**EXERCISE DIRECTIONS**
The entries that follow include a run beginning at the line with "Let 2 - g(W)" and ending at the line with "Answer: 1978"; restate that run word for word and leave the rest out.

**DATA RECORDS**
----

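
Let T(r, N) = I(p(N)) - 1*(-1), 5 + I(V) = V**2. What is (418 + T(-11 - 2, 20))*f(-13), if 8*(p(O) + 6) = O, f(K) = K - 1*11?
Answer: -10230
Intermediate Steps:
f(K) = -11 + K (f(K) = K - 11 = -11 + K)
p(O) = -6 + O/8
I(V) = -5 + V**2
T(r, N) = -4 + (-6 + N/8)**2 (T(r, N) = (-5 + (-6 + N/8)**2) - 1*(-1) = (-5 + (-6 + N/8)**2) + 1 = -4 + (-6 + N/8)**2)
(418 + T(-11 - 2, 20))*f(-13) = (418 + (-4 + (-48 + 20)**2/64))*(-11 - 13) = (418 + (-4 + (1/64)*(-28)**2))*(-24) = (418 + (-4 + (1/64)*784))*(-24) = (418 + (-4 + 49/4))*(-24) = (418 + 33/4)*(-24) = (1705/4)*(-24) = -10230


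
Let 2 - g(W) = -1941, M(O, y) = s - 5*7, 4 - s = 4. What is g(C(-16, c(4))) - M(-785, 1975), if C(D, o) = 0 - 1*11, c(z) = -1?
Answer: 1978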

----

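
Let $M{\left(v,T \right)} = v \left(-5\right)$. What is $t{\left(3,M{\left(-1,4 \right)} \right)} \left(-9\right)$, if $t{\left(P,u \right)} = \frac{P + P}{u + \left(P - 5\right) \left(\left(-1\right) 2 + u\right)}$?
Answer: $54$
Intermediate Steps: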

----

**ANSWER BELOW**
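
Let 2 - g(W) = -1941, M(O, y) = s - 5*7, 4 - s = 4. What is g(C(-16, c(4))) - M(-785, 1975), if C(D, o) = 0 - 1*11, c(z) = -1?
Answer: 1978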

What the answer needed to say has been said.